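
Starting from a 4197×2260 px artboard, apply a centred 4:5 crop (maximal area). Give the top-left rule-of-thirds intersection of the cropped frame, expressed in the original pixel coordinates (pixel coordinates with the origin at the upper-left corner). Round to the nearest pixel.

4197/2260 > 4/5, so the 4:5 crop keeps the full height 2260 and trims width to 2260 × 4/5 = 1808.00 px.
Left offset = (4197 − 1808.00)/2 = 1194.50 px; top offset = 0.
Top-left is one-third across and one-third down within the crop:
x = 1194.50 + 1 × 1808.00/3 ≈ 1797; y = 0.00 + 1 × 2260.00/3 ≈ 753.

(1797, 753)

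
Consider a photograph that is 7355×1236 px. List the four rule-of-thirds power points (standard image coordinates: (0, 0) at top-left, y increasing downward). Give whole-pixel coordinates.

One third of 7355 is 2451.67; one third of 1236 is 412.
Vertical third lines at x = 2452 and x = 4903; horizontal third lines at y = 412 and y = 824.

(2452, 412), (4903, 412), (2452, 824), (4903, 824)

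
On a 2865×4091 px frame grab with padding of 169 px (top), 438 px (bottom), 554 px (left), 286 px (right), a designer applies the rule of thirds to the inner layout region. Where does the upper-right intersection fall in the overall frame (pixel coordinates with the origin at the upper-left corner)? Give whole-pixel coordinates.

Content width = 2865 − 554 − 286 = 2025 px; content height = 4091 − 169 − 438 = 3484 px.
Upper-right is two-thirds across and one-third down within the inner layout region.
x = 554 + 2 × 2025/3 = 554 + 1350.00 ≈ 1904
y = 169 + 1 × 3484/3 = 169 + 1161.33 ≈ 1330

(1904, 1330)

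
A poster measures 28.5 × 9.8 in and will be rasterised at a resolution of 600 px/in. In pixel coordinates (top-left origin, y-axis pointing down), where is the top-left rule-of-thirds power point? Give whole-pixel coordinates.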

→ **WHAT IS NEEDED**: An exact copy of the entire material is required.

→ **ANSWER TO THE EXERCISE**:
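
Starting from a 4197×2260 px artboard, apply a centred 4:5 crop (maximal area). Give the top-left rule-of-thirds intersection of the cropped frame, expressed in the original pixel coordinates (pixel coordinates with the origin at the upper-left corner). Round to the nearest pixel.

4197/2260 > 4/5, so the 4:5 crop keeps the full height 2260 and trims width to 2260 × 4/5 = 1808.00 px.
Left offset = (4197 − 1808.00)/2 = 1194.50 px; top offset = 0.
Top-left is one-third across and one-third down within the crop:
x = 1194.50 + 1 × 1808.00/3 ≈ 1797; y = 0.00 + 1 × 2260.00/3 ≈ 753.

(1797, 753)

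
Consider a photograph that is 7355×1236 px. List the four rule-of-thirds power points (standard image coordinates: (0, 0) at top-left, y increasing downward). Give whole-pixel coordinates.

One third of 7355 is 2451.67; one third of 1236 is 412.
Vertical third lines at x = 2452 and x = 4903; horizontal third lines at y = 412 and y = 824.

(2452, 412), (4903, 412), (2452, 824), (4903, 824)

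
On a 2865×4091 px frame grab with padding of 169 px (top), 438 px (bottom), 554 px (left), 286 px (right), a designer applies the rule of thirds to the inner layout region. Where does the upper-right intersection fall in the overall frame (pixel coordinates with the origin at the upper-left corner)? Give whole-pixel coordinates.

Content width = 2865 − 554 − 286 = 2025 px; content height = 4091 − 169 − 438 = 3484 px.
Upper-right is two-thirds across and one-third down within the inner layout region.
x = 554 + 2 × 2025/3 = 554 + 1350.00 ≈ 1904
y = 169 + 1 × 3484/3 = 169 + 1161.33 ≈ 1330

(1904, 1330)

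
A poster measures 28.5 × 9.8 in and will be rasterised at a resolution of 600 px/in. In pixel coordinates (top-left origin, y-axis pointing down), where is the top-left rule-of-thirds power point? Give whole-pixel coordinates.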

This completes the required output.